▶ [WHAT YOU NEED TO DO]
Which of the lines below contain the string "piston"? Pull each one out of the data.

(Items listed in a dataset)
»»

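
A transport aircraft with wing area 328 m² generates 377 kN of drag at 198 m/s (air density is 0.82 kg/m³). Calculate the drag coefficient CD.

CD = 0.0715

From D = ½ρv²S·CD, rearranging gives CD = 2D/(ρv²S).
CD = 2 × 3.77×10^5 / (0.82 × 198² × 328) = 0.0715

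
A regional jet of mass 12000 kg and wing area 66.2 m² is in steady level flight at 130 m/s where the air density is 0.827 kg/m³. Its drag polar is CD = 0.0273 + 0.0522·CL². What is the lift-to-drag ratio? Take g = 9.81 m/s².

In steady level flight, lift balances weight: W = mg = 12000 × 9.81 = 1.1772×10^5 N.
q = ½ρv² = ½ × 0.827 × 130² = 6988 Pa.
CL = W/(q·S) = 1.1772×10^5 / (6988 × 66.2) = 0.2545.
CD = 0.0273 + 0.0522 × 0.2545² = 0.03068.
L/D = CL/CD = 0.2545 / 0.03068 = 8.29

L/D = 8.29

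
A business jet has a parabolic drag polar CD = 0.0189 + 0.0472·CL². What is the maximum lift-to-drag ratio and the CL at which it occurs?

For CD = CD0 + K·CL², (L/D)max occurs at CL* = √(CD0/K) and equals 1/(2√(K·CD0)).
(L/D)max = 1/(2√(0.0472 × 0.0189)) = 1/(2 × 0.02987) = 16.7
CL* = √(0.0189/0.0472) = 0.633

(L/D)max = 16.7, at CL = 0.633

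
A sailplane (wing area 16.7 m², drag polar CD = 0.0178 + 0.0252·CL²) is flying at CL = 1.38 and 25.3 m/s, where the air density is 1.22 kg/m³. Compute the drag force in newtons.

D = 429 N

CD = 0.0178 + 0.0252 × 1.38² = 0.06579
D = ½ρv²S·CD = ½ × 1.22 × 25.3² × 16.7 × 0.06579 = 429 N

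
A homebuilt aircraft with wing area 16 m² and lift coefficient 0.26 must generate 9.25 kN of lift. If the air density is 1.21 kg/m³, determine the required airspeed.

v = 60.6 m/s

L = ½ρv²S·CL ⇒ v = √(2L/(ρ·S·CL))
v = √(2 × 9250 / (1.21 × 16 × 0.26)) = √3675 = 60.6 m/s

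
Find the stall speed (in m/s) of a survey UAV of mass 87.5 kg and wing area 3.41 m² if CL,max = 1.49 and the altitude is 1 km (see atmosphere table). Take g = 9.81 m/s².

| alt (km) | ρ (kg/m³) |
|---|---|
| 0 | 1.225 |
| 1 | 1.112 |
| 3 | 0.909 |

V_stall = 17.4 m/s

At 1 km, from the table: ρ = 1.112 kg/m³.
Stall occurs when L = W at CL,max. W = mg = 87.5 × 9.81 = 858.4 N.
From L = ½ρV²S·CL,max = W: V_stall = √(2W/(ρSCL,max)) = √(2·858.4/(1.112·3.41·1.49))
V_stall = √303.9 = 17.4 m/s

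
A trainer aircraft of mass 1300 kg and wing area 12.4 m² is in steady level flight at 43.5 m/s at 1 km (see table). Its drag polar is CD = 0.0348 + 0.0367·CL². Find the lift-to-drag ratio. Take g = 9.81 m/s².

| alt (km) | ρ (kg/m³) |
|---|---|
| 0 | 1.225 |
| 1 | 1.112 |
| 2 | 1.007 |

L/D = 14

At 1 km, from the table: ρ = 1.112 kg/m³.
Level flight ⇒ L = W = m·g = 1300 × 9.81 = 12753 N.
q = ½ρv² = ½ × 1.112 × 43.5² = 1052 Pa.
CL = W/(q·S) = 12753 / (1052 × 12.4) = 0.9775.
CD = 0.0348 + 0.0367 × 0.9775² = 0.06987.
L/D = CL/CD = 0.9775 / 0.06987 = 14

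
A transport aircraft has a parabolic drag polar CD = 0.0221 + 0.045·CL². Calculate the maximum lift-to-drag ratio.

For CD = CD0 + K·CL², (L/D)max occurs at CL* = √(CD0/K) and equals 1/(2√(K·CD0)).
(L/D)max = 1/(2√(0.045 × 0.0221)) = 1/(2 × 0.03154) = 15.9

(L/D)max = 15.9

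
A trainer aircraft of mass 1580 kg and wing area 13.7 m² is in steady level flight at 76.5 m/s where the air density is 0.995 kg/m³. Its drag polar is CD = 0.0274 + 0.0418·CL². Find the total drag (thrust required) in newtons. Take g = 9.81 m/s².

In steady level flight, lift balances weight: W = mg = 1580 × 9.81 = 15500 N.
q = ½ρv² = ½ × 0.995 × 76.5² = 2911 Pa.
CL = W/(q·S) = 15500 / (2911 × 13.7) = 0.3886.
CD = 0.0274 + 0.0418 × 0.3886² = 0.03371.
D = q·S·CD = 2911 × 13.7 × 0.03371 = 1345 N

D = 1340 N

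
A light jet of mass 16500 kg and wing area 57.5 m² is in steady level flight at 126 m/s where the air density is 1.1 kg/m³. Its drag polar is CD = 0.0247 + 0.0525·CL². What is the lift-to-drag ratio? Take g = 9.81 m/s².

L/D = 10.7

Weight W = mg = 16500 × 9.81 = 1.6186×10^5 N; in level flight L = W.
q = ½ρv² = ½ × 1.1 × 126² = 8732 Pa.
CL = 2W/(ρv²S) = 2×1.6186×10^5/(1.1×126²×57.5) = 0.3224.
CD = 0.0247 + 0.0525 × 0.3224² = 0.03016.
L/D = CL/CD = 0.3224 / 0.03016 = 10.7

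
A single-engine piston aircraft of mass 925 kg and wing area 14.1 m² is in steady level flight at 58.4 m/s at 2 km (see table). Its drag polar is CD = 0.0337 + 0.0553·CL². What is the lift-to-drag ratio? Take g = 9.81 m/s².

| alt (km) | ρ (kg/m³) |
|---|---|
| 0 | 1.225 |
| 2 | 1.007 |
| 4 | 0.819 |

At 2 km, from the table: ρ = 1.007 kg/m³.
Weight W = mg = 925 × 9.81 = 9074.2 N; in level flight L = W.
q = ½ρv² = ½ × 1.007 × 58.4² = 1717 Pa.
Required CL = L/(qS) = 9074.2/(1717·14.1) = 0.3748.
CD = 0.0337 + 0.0553 × 0.3748² = 0.04147.
L/D = CL/CD = 0.3748 / 0.04147 = 9.04

L/D = 9.04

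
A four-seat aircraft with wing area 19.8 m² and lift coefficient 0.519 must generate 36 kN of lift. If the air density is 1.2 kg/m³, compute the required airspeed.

v = 76.4 m/s

L = ½ρv²S·CL ⇒ v = √(2L/(ρ·S·CL))
v = √(2 × 36000 / (1.2 × 19.8 × 0.519)) = √5839 = 76.4 m/s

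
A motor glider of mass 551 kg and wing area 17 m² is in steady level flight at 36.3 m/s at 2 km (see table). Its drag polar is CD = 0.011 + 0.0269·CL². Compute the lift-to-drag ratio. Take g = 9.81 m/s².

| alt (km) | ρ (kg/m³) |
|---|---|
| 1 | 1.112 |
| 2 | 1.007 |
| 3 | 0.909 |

L/D = 27.9

At 2 km, from the table: ρ = 1.007 kg/m³.
Weight W = mg = 551 × 9.81 = 5405.3 N; in level flight L = W.
Dynamic pressure q = 0.5 × 1.007 × 36.3² = 663.5 Pa.
CL = W/(q·S) = 5405.3 / (663.5 × 17) = 0.4792.
CD = 0.011 + 0.0269 × 0.4792² = 0.01718.
L/D = CL/CD = 0.4792 / 0.01718 = 27.9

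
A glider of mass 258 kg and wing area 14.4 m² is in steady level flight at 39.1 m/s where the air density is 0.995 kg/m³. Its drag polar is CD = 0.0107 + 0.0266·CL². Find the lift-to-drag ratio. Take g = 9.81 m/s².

In steady level flight, lift balances weight: W = mg = 258 × 9.81 = 2531 N.
Dynamic pressure q = 0.5 × 0.995 × 39.1² = 760.6 Pa.
CL = 2W/(ρv²S) = 2×2531/(0.995×39.1²×14.4) = 0.2311.
CD = 0.0107 + 0.0266 × 0.2311² = 0.01212.
L/D = CL/CD = 0.2311 / 0.01212 = 19.1

L/D = 19.1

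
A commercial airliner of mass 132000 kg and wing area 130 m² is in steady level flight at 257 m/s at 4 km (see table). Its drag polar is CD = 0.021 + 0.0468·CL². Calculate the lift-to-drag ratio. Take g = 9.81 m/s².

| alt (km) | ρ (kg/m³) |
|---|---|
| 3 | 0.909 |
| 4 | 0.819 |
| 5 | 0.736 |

L/D = 13.5

At 4 km, from the table: ρ = 0.819 kg/m³.
Weight W = mg = 132000 × 9.81 = 1.2949×10^6 N; in level flight L = W.
q = ½ρv² = ½ × 0.819 × 257² = 27050 Pa.
CL = W/(q·S) = 1.2949×10^6 / (27050 × 130) = 0.3683.
CD = 0.021 + 0.0468 × 0.3683² = 0.02735.
L/D = CL/CD = 0.3683 / 0.02735 = 13.5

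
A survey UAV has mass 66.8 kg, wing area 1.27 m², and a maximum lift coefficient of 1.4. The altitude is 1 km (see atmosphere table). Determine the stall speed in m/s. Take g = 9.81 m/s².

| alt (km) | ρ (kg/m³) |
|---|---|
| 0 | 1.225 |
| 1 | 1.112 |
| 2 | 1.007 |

At 1 km, from the table: ρ = 1.112 kg/m³.
Weight W = mg = 66.8 × 9.81 = 655.3 N.
V_stall = √(2W/(ρ·S·CL,max)) = √(2 × 655.3 / (1.112 × 1.27 × 1.4))
V_stall = √662.9 = 25.7 m/s

V_stall = 25.7 m/s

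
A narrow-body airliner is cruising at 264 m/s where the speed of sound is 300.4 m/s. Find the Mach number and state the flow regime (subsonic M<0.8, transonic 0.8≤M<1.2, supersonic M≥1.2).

M = 0.879 (transonic)

M = v/a = 264 / 300.4 = 0.879
M = 0.879 → transonic.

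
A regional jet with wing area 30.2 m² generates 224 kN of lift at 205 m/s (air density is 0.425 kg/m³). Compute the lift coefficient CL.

From L = ½ρv²S·CL, rearranging gives CL = 2L/(ρv²S).
CL = 2 × 2.24×10^5 / (0.425 × 205² × 30.2) = 0.831

CL = 0.831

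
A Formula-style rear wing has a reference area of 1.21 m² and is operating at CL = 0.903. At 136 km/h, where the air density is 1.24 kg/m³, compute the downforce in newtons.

Convert speed: v = 136 km/h ÷ 3.6 = 37.78 m/s.
L = ½ρv²S·CL = ½ × 1.24 × 37.78² × 1.21 × 0.903 = 967 N

L = 967 N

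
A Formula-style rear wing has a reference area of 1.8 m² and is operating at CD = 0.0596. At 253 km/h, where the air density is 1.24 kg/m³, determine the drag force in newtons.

D = 329 N

Convert speed: v = 253 km/h ÷ 3.6 = 70.28 m/s.
Dynamic pressure q = ½ρv² = ½ × 1.24 × 70.28² = 3062 Pa.
D = q·S·CD = 3062 × 1.8 × 0.0596 = 329 N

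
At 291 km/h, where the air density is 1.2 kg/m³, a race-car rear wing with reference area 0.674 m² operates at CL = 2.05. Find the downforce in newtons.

L = 5420 N

Convert speed: v = 291 km/h ÷ 3.6 = 80.83 m/s.
Dynamic pressure q = ½ρv² = ½ × 1.2 × 80.83² = 3920 Pa.
L = q·S·CL = 3920 × 0.674 × 2.05 = 5420 N ≈ 5.42 kN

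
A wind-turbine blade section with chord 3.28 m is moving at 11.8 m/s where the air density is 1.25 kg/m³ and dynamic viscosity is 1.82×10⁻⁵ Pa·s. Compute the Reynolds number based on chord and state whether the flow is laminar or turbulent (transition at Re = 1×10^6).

Re = 2.66×10^6 (turbulent)

Re = ρ·v·c/μ = 1.25 × 11.8 × 3.28 / (1.82×10⁻⁵) = 2.66×10^6
Since 2.66×10^6 > 1×10^6, the flow is turbulent.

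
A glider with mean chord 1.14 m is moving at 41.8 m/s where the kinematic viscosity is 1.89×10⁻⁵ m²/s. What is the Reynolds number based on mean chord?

Re = v·c/ν = 41.8 × 1.14 / (1.89×10⁻⁵) = 2.52×10^6

Re = 2.52×10^6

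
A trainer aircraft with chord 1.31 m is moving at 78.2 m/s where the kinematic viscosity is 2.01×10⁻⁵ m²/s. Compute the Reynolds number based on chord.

Re = 5.1×10^6

Re = v·c/ν = 78.2 × 1.31 / (2.01×10⁻⁵) = 5.1×10^6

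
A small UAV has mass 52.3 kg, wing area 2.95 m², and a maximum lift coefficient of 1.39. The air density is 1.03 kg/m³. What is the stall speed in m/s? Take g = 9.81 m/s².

Weight W = mg = 52.3 × 9.81 = 513.1 N.
V_stall = √(2W/(ρ·S·CL,max)) = √(2 × 513.1 / (1.03 × 2.95 × 1.39))
V_stall = √243 = 15.6 m/s

V_stall = 15.6 m/s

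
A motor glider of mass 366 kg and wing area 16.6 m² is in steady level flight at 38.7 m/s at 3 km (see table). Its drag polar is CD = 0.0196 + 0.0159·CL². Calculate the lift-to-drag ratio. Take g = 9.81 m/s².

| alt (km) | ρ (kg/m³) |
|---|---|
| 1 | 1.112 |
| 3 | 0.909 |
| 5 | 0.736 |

L/D = 15

At 3 km, from the table: ρ = 0.909 kg/m³.
Level flight ⇒ L = W = m·g = 366 × 9.81 = 3590.5 N.
Dynamic pressure q = 0.5 × 0.909 × 38.7² = 680.7 Pa.
CL = W/(q·S) = 3590.5 / (680.7 × 16.6) = 0.3178.
CD = 0.0196 + 0.0159 × 0.3178² = 0.02121.
L/D = CL/CD = 0.3178 / 0.02121 = 15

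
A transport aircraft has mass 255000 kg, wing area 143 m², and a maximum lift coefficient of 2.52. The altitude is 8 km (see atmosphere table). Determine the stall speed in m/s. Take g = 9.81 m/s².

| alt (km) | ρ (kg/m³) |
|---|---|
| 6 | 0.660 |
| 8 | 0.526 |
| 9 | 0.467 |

V_stall = 162 m/s

At 8 km, from the table: ρ = 0.526 kg/m³.
Weight W = mg = 255000 × 9.81 = 2.502×10^6 N.
From L = ½ρV²S·CL,max = W: V_stall = √(2W/(ρSCL,max)) = √(2·2.502×10^6/(0.526·143·2.52))
V_stall = √26390 = 162 m/s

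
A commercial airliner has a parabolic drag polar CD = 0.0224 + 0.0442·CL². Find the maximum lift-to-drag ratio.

(L/D)max = 15.9

For CD = CD0 + K·CL², (L/D)max occurs at CL* = √(CD0/K) and equals 1/(2√(K·CD0)).
(L/D)max = 1/(2√(0.0442 × 0.0224)) = 1/(2 × 0.03147) = 15.9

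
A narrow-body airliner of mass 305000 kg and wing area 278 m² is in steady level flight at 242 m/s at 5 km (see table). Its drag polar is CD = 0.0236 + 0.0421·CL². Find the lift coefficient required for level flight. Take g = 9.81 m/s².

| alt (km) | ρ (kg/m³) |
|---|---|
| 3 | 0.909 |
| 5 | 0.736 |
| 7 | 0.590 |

At 5 km, from the table: ρ = 0.736 kg/m³.
In steady level flight, lift balances weight: W = mg = 305000 × 9.81 = 2.992×10^6 N.
q = ½ρv² = ½ × 0.736 × 242² = 21550 Pa.
Required CL = L/(qS) = 2.992×10^6/(21550·278) = 0.4994.

CL = 0.499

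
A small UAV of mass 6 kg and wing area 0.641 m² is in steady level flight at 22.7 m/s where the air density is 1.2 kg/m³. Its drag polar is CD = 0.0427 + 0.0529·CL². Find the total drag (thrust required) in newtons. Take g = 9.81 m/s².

In steady level flight, lift balances weight: W = mg = 6 × 9.81 = 58.86 N.
q = ½ρv² = ½ × 1.2 × 22.7² = 309.2 Pa.
Required CL = L/(qS) = 58.86/(309.2·0.641) = 0.297.
CD = 0.0427 + 0.0529 × 0.297² = 0.04737.
D = q·S·CD = 309.2 × 0.641 × 0.04737 = 9.387 N

D = 9.39 N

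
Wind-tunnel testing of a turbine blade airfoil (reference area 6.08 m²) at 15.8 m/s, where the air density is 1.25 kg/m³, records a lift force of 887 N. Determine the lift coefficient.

CL = 0.935

From L = ½ρv²S·CL, rearranging gives CL = 2L/(ρv²S).
CL = 2 × 887 / (1.25 × 15.8² × 6.08) = 0.935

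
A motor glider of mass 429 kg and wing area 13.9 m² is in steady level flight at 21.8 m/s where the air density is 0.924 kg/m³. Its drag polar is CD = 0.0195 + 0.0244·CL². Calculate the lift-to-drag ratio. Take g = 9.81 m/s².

L/D = 20.9

In steady level flight, lift balances weight: W = mg = 429 × 9.81 = 4208.5 N.
q = ½ρv² = ½ × 0.924 × 21.8² = 219.6 Pa.
CL = 2W/(ρv²S) = 2×4208.5/(0.924×21.8²×13.9) = 1.379.
CD = 0.0195 + 0.0244 × 1.379² = 0.0659.
L/D = CL/CD = 1.379 / 0.0659 = 20.9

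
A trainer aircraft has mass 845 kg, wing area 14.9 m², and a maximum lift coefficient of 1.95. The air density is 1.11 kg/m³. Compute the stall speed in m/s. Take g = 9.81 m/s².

Weight W = mg = 845 × 9.81 = 8289 N.
V_stall = √(2W/(ρ·S·CL,max)) = √(2 × 8289 / (1.11 × 14.9 × 1.95))
V_stall = √514.1 = 22.7 m/s

V_stall = 22.7 m/s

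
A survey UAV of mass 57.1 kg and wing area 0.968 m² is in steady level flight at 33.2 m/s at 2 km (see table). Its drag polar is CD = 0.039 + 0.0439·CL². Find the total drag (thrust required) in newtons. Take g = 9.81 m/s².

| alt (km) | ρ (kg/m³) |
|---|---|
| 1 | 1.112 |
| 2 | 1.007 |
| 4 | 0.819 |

D = 46.6 N

At 2 km, from the table: ρ = 1.007 kg/m³.
Level flight ⇒ L = W = m·g = 57.1 × 9.81 = 560.15 N.
Dynamic pressure q = 0.5 × 1.007 × 33.2² = 555 Pa.
CL = 2W/(ρv²S) = 2×560.15/(1.007×33.2²×0.968) = 1.043.
CD = 0.039 + 0.0439 × 1.043² = 0.08673.
D = q·S·CD = 555 × 0.968 × 0.08673 = 46.59 N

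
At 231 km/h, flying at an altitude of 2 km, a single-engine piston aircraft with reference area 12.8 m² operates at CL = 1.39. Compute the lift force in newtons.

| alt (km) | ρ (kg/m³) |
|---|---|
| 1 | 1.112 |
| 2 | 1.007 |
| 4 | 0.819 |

L = 36900 N

At 2 km, from the table: ρ = 1.007 kg/m³.
Convert speed: v = 231 km/h ÷ 3.6 = 64.17 m/s.
Dynamic pressure q = ½ρv² = ½ × 1.007 × 64.17² = 2073 Pa.
L = q·S·CL = 2073 × 12.8 × 1.39 = 36900 N ≈ 36.9 kN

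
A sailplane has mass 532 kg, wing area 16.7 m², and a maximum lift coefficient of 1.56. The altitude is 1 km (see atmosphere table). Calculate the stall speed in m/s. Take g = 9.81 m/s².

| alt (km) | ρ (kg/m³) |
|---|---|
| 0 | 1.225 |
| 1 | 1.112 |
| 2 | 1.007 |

V_stall = 19 m/s

At 1 km, from the table: ρ = 1.112 kg/m³.
At stall, lift equals weight: L = W = m·g = 532 × 9.81 = 5219 N.
From L = ½ρV²S·CL,max = W: V_stall = √(2W/(ρSCL,max)) = √(2·5219/(1.112·16.7·1.56))
V_stall = √360.3 = 19 m/s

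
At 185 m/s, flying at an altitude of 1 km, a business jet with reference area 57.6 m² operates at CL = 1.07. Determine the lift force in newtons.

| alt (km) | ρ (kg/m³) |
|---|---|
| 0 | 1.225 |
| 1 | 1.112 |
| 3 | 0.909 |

L = 1.17×10^6 N

At 1 km, from the table: ρ = 1.112 kg/m³.
L = ½ρv²S·CL = ½ × 1.112 × 185² × 57.6 × 1.07 = 1.17×10^6 N ≈ 1170 kN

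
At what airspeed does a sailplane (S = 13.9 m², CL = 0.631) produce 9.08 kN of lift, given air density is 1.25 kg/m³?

L = ½ρv²S·CL ⇒ v = √(2L/(ρ·S·CL))
v = √(2 × 9080 / (1.25 × 13.9 × 0.631)) = √1656 = 40.7 m/s

v = 40.7 m/s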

««

▶ [RESPONSE TO THE TASK]
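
A single-engine piston aircraft of mass 925 kg and wing area 14.1 m² is in steady level flight at 58.4 m/s at 2 km (see table). Its drag polar is CD = 0.0337 + 0.0553·CL². What is the lift-to-drag ratio? Take g = 9.81 m/s².
At 231 km/h, flying at an altitude of 2 km, a single-engine piston aircraft with reference area 12.8 m² operates at CL = 1.39. Compute the lift force in newtons.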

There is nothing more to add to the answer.